◆ **Aim of the task**
Find where "Consider one-dimensional consolidation of a 6.1" appears in the records below, then return that line and every later line exactly, stopping only at the last line.

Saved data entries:
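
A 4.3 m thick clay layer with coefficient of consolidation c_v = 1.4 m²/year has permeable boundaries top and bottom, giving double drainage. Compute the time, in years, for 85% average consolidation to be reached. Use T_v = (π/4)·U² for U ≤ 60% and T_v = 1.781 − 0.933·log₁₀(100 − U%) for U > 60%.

Drainage path length: H_d = H/2 = 2.15 m (double drainage).
U > 60%: T_v = 1.781 − 0.933·log₁₀(100 − 85) = 0.68371.
t = T_v·H_d²/c_v = 0.68371×2.15²/1.4 = 2.257 years.

t ≈ 2.26 years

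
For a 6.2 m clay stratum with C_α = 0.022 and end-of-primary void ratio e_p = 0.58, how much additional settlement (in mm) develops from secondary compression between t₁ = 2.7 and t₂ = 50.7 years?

Secondary compression: S_s = C_α·H/(1+e_p)·log₁₀(t₂/t₁)
S_s = 0.022×6.2/(1+0.58)×log₁₀(50.7/2.7)
    = 0.08633 × 1.274 = 0.11 m

S_s ≈ 110 mm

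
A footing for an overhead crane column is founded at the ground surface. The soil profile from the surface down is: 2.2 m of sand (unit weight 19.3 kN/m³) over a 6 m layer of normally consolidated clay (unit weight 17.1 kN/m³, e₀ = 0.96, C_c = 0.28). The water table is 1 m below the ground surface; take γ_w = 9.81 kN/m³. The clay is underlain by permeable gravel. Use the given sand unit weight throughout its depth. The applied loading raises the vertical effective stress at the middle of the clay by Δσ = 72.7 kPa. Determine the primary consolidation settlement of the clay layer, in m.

S_c ≈ 0.323 m

Mid-depth of clay below the ground surface: z = 2.2 + 6/2 = 5.2 m.
Total vertical stress at mid-clay: σ_v = 19.3×2.2 + 17.1×3 = 93.76 kPa.
Pore pressure: u = 9.81×(5.2 − 1) = 41.202 kPa.
Initial effective stress: σ'_0 = σ_v − u = 93.76 − 41.202 = 52.558 kPa.
Final effective stress: σ'_f = σ'_0 + Δσ = 52.558 + 72.7 = 125.26 kPa.
Normally consolidated clay, so the full stress increment lies on the virgin compression line:
S_c = C_c·H/(1+e₀)·log₁₀(σ'_f/σ'_0) = 0.28×6/(1+0.96)×log₁₀(125.26/52.558)
    = 0.85714 × 0.37717 = 0.3233 m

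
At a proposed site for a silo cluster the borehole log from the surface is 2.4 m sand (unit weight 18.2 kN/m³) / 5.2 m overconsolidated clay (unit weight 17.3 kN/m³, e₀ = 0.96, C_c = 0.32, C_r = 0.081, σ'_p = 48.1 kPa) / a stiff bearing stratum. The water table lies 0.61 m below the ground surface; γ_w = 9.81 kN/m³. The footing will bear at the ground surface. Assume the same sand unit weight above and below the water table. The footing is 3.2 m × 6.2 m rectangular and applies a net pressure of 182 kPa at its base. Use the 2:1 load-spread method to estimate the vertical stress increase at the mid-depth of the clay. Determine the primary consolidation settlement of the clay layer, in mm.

Mid-depth of clay below the ground surface: z = 2.4 + 5.2/2 = 5 m.
Total vertical stress at mid-clay: σ_v = 18.2×2.4 + 17.3×2.6 = 88.66 kPa.
Pore pressure: u = 9.81×(5 − 0.61) = 43.066 kPa.
Initial effective stress: σ'_0 = σ_v − u = 88.66 − 43.066 = 45.594 kPa.
Stress increase at mid-clay by the 2:1 spreading method:
Δσ = qBL/((B+z)(L+z)) = 182×3.2×6.2/((3.2+5)(6.2+5)) = 39.317 kPa
Final effective stress: σ'_f = 45.594 + 39.317 = 84.911 kPa.
σ'_f = 84.911 > σ'_p = 48.1 kPa, so the stress path crosses the preconsolidation pressure — recompression up to σ'_p, then virgin compression beyond:
S_c = H/(1+e₀)·[C_r·log₁₀(σ'_p/σ'_0) + C_c·log₁₀(σ'_f/σ'_p)]
    = 5.2/1.96 × [0.081×log₁₀(48.1/45.594) + 0.32×log₁₀(84.911/48.1)]
    = 2.6531 × [0.0018822 + 0.078982] = 0.2145 m

S_c ≈ 215 mm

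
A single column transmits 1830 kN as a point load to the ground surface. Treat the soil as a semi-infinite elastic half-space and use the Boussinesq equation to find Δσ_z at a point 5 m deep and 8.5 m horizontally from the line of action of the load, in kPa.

Boussinesq vertical stress below a point load on an elastic half-space:
Δσ_z = 3P/(2πz²) · [1 + (r/z)²]^(−5/2)
r/z = 8.5/5 = 1.7; [1+(r/z)²]^(−5/2) = 0.033506.
Δσ_z = 3×1830/(2π×5²) × 0.033506 = 34.95 × 0.033506 = 1.171 kPa

Δσ_z ≈ 1.17 kPa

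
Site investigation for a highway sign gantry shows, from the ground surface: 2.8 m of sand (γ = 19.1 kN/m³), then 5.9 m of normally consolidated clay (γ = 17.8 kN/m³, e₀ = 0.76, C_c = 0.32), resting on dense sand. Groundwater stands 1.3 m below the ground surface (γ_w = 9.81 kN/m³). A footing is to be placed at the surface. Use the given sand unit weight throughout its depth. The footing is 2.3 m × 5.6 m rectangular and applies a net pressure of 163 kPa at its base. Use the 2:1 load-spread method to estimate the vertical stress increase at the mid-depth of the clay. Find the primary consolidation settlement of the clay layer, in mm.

Mid-depth of clay below the ground surface: z = 2.8 + 5.9/2 = 5.75 m.
Total vertical stress at mid-clay: σ_v = 19.1×2.8 + 17.8×2.95 = 105.99 kPa.
Pore pressure: u = 9.81×(5.75 − 1.3) = 43.655 kPa.
Initial effective stress: σ'_0 = σ_v − u = 105.99 − 43.655 = 62.335 kPa.
Stress increase at mid-clay by the 2:1 spreading method:
Δσ = qBL/((B+z)(L+z)) = 163×2.3×5.6/((2.3+5.75)(5.6+5.75)) = 22.978 kPa
Final effective stress: σ'_f = σ'_0 + Δσ = 62.335 + 22.978 = 85.313 kPa.
Normally consolidated clay, so the full stress increment lies on the virgin compression line:
S_c = C_c·H/(1+e₀)·log₁₀(σ'_f/σ'_0) = 0.32×5.9/(1+0.76)×log₁₀(85.313/62.335)
    = 1.0727 × 0.13628 = 0.1462 m

S_c ≈ 146 mm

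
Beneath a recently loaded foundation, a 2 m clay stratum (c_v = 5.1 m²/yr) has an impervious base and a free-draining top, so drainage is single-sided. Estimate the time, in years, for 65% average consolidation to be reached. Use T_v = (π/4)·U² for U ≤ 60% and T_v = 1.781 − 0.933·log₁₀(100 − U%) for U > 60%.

Drainage path length: H_d = H = 2 m (single drainage).
U > 60%: T_v = 1.781 − 0.933·log₁₀(100 − 65) = 0.34038.
t = T_v·H_d²/c_v = 0.34038×2²/5.1 = 0.267 years.

t ≈ 0.267 years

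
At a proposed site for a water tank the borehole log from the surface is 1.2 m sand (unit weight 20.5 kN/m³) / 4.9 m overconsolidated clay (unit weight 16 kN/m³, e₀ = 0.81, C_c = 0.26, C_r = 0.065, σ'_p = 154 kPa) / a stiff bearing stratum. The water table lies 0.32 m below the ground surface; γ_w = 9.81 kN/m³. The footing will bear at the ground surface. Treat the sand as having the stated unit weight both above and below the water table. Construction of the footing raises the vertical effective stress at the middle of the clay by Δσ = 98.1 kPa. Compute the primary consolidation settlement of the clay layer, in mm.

Mid-depth of clay below the ground surface: z = 1.2 + 4.9/2 = 3.65 m.
Total vertical stress at mid-clay: σ_v = 20.5×1.2 + 16×2.45 = 63.8 kPa.
Pore pressure: u = 9.81×(3.65 − 0.32) = 32.667 kPa.
Initial effective stress: σ'_0 = σ_v − u = 63.8 − 32.667 = 31.133 kPa.
Final effective stress: σ'_f = 31.133 + 98.1 = 129.23 kPa.
σ'_f = 129.23 ≤ σ'_p = 154 kPa, so the clay remains overconsolidated and only the recompression index applies:
S_c = C_r·H/(1+e₀)·log₁₀(σ'_f/σ'_0) = 0.065×4.9/1.81×log₁₀(129.23/31.133)
    = 0.17597 × 0.61814 = 0.1088 m

S_c ≈ 109 mm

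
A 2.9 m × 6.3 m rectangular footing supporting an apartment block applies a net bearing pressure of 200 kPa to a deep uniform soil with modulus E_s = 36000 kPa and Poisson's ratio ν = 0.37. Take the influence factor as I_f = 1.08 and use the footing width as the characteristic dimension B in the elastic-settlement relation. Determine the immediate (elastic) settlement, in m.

Immediate (elastic) settlement: S_e = q·B·(1−ν²)/E_s · I_f.
S_e = 200 × 2.9 × (1 − 0.37²) / 36000 × 1.08
    = 200 × 2.9 × 0.8631 / 36000 × 1.08
    = 0.01502 m

S_e ≈ 0.015 m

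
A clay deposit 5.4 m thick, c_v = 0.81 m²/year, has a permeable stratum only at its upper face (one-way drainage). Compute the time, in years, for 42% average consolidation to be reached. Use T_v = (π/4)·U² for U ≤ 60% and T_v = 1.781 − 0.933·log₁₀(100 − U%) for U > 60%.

Drainage path length: H_d = H = 5.4 m (single drainage).
U ≤ 60%: T_v = (π/4)·U² = (π/4)×0.42² = 0.13854.
t = T_v·H_d²/c_v = 0.13854×5.4²/0.81 = 4.987 years.

t ≈ 4.99 years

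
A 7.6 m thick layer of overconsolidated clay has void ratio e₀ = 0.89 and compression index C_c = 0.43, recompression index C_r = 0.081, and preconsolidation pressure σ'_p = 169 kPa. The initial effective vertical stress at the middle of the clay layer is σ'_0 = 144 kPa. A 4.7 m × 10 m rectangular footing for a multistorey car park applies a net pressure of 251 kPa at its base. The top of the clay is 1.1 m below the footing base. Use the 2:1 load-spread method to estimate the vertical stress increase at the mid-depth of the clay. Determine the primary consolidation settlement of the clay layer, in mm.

Mid-depth of clay below the footing base: z = 1.1 + 7.6/2 = 4.9 m.
Stress increase at mid-clay by the 2:1 spreading method:
Δσ = qBL/((B+z)(L+z)) = 251×4.7×10/((4.7+4.9)(10+4.9)) = 82.473 kPa
Final effective stress: σ'_f = 144 + 82.473 = 226.47 kPa.
σ'_f = 226.47 > σ'_p = 169 kPa, so the stress path crosses the preconsolidation pressure — recompression up to σ'_p, then virgin compression beyond:
S_c = H/(1+e₀)·[C_r·log₁₀(σ'_p/σ'_0) + C_c·log₁₀(σ'_f/σ'_p)]
    = 7.6/1.89 × [0.081×log₁₀(169/144) + 0.43×log₁₀(226.47/169)]
    = 4.0212 × [0.0056315 + 0.054663] = 0.2425 m

S_c ≈ 242 mm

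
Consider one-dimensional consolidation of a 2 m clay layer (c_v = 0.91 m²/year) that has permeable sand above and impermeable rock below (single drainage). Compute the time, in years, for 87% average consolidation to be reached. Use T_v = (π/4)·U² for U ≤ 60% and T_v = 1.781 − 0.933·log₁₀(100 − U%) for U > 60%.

Drainage path length: H_d = H = 2 m (single drainage).
U > 60%: T_v = 1.781 − 0.933·log₁₀(100 − 87) = 0.74169.
t = T_v·H_d²/c_v = 0.74169×2²/0.91 = 3.26 years.

t ≈ 3.26 years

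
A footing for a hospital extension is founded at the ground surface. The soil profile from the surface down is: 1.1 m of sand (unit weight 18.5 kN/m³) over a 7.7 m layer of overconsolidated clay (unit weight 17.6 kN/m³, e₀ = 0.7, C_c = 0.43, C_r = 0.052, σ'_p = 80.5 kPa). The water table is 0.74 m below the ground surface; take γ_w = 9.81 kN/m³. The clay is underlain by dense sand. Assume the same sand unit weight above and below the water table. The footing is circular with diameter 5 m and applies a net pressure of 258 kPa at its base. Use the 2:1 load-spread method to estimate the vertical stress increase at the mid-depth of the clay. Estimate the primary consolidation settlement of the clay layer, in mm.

S_c ≈ 334 mm

Mid-depth of clay below the ground surface: z = 1.1 + 7.7/2 = 4.95 m.
Total vertical stress at mid-clay: σ_v = 18.5×1.1 + 17.6×3.85 = 88.11 kPa.
Pore pressure: u = 9.81×(4.95 − 0.74) = 41.3 kPa.
Initial effective stress: σ'_0 = σ_v − u = 88.11 − 41.3 = 46.81 kPa.
Stress increase at mid-clay by the 2:1 spreading method:
Δσ ≈ qD²/(D+z)² = 258×5²/(5+4.95)² = 65.15 kPa
Final effective stress: σ'_f = 46.81 + 65.15 = 111.96 kPa.
σ'_f = 111.96 > σ'_p = 80.5 kPa, so the stress path crosses the preconsolidation pressure — recompression up to σ'_p, then virgin compression beyond:
S_c = H/(1+e₀)·[C_r·log₁₀(σ'_p/σ'_0) + C_c·log₁₀(σ'_f/σ'_p)]
    = 7.7/1.7 × [0.052×log₁₀(80.5/46.81) + 0.43×log₁₀(111.96/80.5)]
    = 4.5294 × [0.012244 + 0.061605] = 0.3345 m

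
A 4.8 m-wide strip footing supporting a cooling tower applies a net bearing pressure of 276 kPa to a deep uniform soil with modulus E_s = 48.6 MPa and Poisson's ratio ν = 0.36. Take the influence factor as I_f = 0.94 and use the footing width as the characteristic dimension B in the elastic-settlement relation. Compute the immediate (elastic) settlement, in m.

S_e ≈ 0.0223 m

Immediate (elastic) settlement: S_e = q·B·(1−ν²)/E_s · I_f.
E_s = 48.6 MPa = 48600 kPa.
S_e = 276 × 4.8 × (1 − 0.36²) / 48600 × 0.94
    = 276 × 4.8 × 0.8704 / 48600 × 0.94
    = 0.0223 m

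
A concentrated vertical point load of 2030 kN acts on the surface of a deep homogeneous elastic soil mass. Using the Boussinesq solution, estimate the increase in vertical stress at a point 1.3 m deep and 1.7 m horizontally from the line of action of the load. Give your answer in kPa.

Δσ_z ≈ 47.4 kPa

Boussinesq vertical stress below a point load on an elastic half-space:
Δσ_z = 3P/(2πz²) · [1 + (r/z)²]^(−5/2)
r/z = 1.7/1.3 = 1.3077; [1+(r/z)²]^(−5/2) = 0.082709.
Δσ_z = 3×2030/(2π×1.3²) × 0.082709 = 573.52 × 0.082709 = 47.44 kPa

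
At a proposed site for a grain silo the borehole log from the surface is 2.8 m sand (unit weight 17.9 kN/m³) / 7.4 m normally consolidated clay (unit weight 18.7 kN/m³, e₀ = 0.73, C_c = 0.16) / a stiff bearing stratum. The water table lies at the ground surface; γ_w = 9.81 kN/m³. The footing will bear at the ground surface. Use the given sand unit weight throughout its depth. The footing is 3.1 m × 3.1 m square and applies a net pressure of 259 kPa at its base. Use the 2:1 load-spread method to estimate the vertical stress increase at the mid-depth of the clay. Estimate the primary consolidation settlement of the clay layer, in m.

S_c ≈ 0.118 m

Mid-depth of clay below the ground surface: z = 2.8 + 7.4/2 = 6.5 m.
Total vertical stress at mid-clay: σ_v = 17.9×2.8 + 18.7×3.7 = 119.31 kPa.
Pore pressure: u = 9.81×(6.5 − 0) = 63.765 kPa.
Initial effective stress: σ'_0 = σ_v − u = 119.31 − 63.765 = 55.545 kPa.
Stress increase at mid-clay by the 2:1 spreading method:
Δσ = qBL/((B+z)(L+z)) = 259×3.1×3.1/((3.1+6.5)(3.1+6.5)) = 27.007 kPa
Final effective stress: σ'_f = σ'_0 + Δσ = 55.545 + 27.007 = 82.552 kPa.
Normally consolidated clay, so the full stress increment lies on the virgin compression line:
S_c = C_c·H/(1+e₀)·log₁₀(σ'_f/σ'_0) = 0.16×7.4/(1+0.73)×log₁₀(82.552/55.545)
    = 0.68439 × 0.17208 = 0.1178 m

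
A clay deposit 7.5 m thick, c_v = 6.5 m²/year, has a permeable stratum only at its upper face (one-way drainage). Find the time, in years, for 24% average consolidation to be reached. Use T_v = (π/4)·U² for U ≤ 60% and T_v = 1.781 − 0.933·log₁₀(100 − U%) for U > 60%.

Drainage path length: H_d = H = 7.5 m (single drainage).
U ≤ 60%: T_v = (π/4)·U² = (π/4)×0.24² = 0.045239.
t = T_v·H_d²/c_v = 0.045239×7.5²/6.5 = 0.3915 years.

t ≈ 0.391 years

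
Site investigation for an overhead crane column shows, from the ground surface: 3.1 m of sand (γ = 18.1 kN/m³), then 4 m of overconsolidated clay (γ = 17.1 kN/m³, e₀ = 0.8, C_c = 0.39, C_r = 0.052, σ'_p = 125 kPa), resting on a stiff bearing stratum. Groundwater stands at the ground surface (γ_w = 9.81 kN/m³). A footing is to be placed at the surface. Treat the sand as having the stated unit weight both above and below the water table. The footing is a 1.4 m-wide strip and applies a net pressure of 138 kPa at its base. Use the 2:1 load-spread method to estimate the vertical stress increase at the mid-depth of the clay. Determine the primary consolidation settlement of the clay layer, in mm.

S_c ≈ 27.7 mm

Mid-depth of clay below the ground surface: z = 3.1 + 4/2 = 5.1 m.
Total vertical stress at mid-clay: σ_v = 18.1×3.1 + 17.1×2 = 90.31 kPa.
Pore pressure: u = 9.81×(5.1 − 0) = 50.031 kPa.
Initial effective stress: σ'_0 = σ_v − u = 90.31 − 50.031 = 40.279 kPa.
Stress increase at mid-clay by the 2:1 spreading method:
Δσ = qB/(B+z) = 138×1.4/(1.4+5.1) = 29.723 kPa
Final effective stress: σ'_f = 40.279 + 29.723 = 70.002 kPa.
σ'_f = 70.002 ≤ σ'_p = 125 kPa, so the clay remains overconsolidated and only the recompression index applies:
S_c = C_r·H/(1+e₀)·log₁₀(σ'_f/σ'_0) = 0.052×4/1.8×log₁₀(70.002/40.279)
    = 0.11555 × 0.24003 = 0.02774 m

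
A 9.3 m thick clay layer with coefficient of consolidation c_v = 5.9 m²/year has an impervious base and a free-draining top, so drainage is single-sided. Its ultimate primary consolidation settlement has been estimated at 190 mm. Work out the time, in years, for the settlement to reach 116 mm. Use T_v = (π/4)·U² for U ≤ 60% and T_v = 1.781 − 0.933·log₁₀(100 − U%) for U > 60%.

Drainage path length: H_d = H = 9.3 m (single drainage).
U = S(t)/S_ult = 116/190 = 0.6105.
U > 60%: T_v = 1.781 − 0.933·log₁₀(100 − 61.053) = 0.29708.
t = T_v·H_d²/c_v = 0.29708×9.3²/5.9 = 4.355 years.

t ≈ 4.35 years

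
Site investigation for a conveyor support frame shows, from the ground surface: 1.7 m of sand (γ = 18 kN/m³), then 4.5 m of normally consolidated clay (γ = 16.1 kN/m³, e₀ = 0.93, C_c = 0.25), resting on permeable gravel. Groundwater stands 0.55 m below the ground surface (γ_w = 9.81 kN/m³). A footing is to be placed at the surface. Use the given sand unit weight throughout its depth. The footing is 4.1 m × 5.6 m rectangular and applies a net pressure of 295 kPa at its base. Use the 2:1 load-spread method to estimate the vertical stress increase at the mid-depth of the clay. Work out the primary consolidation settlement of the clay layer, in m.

Mid-depth of clay below the ground surface: z = 1.7 + 4.5/2 = 3.95 m.
Total vertical stress at mid-clay: σ_v = 18×1.7 + 16.1×2.25 = 66.825 kPa.
Pore pressure: u = 9.81×(3.95 − 0.55) = 33.354 kPa.
Initial effective stress: σ'_0 = σ_v − u = 66.825 − 33.354 = 33.471 kPa.
Stress increase at mid-clay by the 2:1 spreading method:
Δσ = qBL/((B+z)(L+z)) = 295×4.1×5.6/((4.1+3.95)(5.6+3.95)) = 88.104 kPa
Final effective stress: σ'_f = σ'_0 + Δσ = 33.471 + 88.104 = 121.57 kPa.
Normally consolidated clay, so the full stress increment lies on the virgin compression line:
S_c = C_c·H/(1+e₀)·log₁₀(σ'_f/σ'_0) = 0.25×4.5/(1+0.93)×log₁₀(121.57/33.471)
    = 0.5829 × 0.56016 = 0.3265 m

S_c ≈ 0.327 m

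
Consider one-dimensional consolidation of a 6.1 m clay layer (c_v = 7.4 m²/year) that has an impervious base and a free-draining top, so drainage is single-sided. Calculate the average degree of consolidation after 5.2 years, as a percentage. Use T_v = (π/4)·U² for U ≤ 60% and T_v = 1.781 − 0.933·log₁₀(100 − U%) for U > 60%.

U ≈ 93.7 %

Drainage path length: H_d = H = 6.1 m (single drainage).
T_v = c_v·t/H_d² = 7.4×5.2/6.1² = 1.0341.
T_v = 1.0341 corresponds to the U > 60% branch:
U = 1 − 10^((1.781 − T_v)/0.933)/100 = 0.9368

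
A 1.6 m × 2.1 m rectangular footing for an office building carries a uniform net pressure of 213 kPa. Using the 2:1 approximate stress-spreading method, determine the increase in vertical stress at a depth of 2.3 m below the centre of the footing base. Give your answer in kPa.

Δσ_z ≈ 41.7 kPa

By the 2:1 method the load spreads at 1 horizontal : 2 vertical, so at depth z the loaded area has grown by z in each plan dimension:
Δσ = qBL/((B+z)(L+z)) = 213×1.6×2.1/((1.6+2.3)(2.1+2.3)) = 41.706 kPa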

◆ **Solution**
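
Consider one-dimensional consolidation of a 6.1 m clay layer (c_v = 7.4 m²/year) that has an impervious base and a free-draining top, so drainage is single-sided. Calculate the average degree of consolidation after 5.2 years, as a percentage. Use T_v = (π/4)·U² for U ≤ 60% and T_v = 1.781 − 0.933·log₁₀(100 − U%) for U > 60%.

U ≈ 93.7 %

Drainage path length: H_d = H = 6.1 m (single drainage).
T_v = c_v·t/H_d² = 7.4×5.2/6.1² = 1.0341.
T_v = 1.0341 corresponds to the U > 60% branch:
U = 1 − 10^((1.781 − T_v)/0.933)/100 = 0.9368

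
A 1.6 m × 2.1 m rectangular footing for an office building carries a uniform net pressure of 213 kPa. Using the 2:1 approximate stress-spreading method, determine the increase in vertical stress at a depth of 2.3 m below the centre of the footing base. Give your answer in kPa.

Δσ_z ≈ 41.7 kPa

By the 2:1 method the load spreads at 1 horizontal : 2 vertical, so at depth z the loaded area has grown by z in each plan dimension:
Δσ = qBL/((B+z)(L+z)) = 213×1.6×2.1/((1.6+2.3)(2.1+2.3)) = 41.706 kPa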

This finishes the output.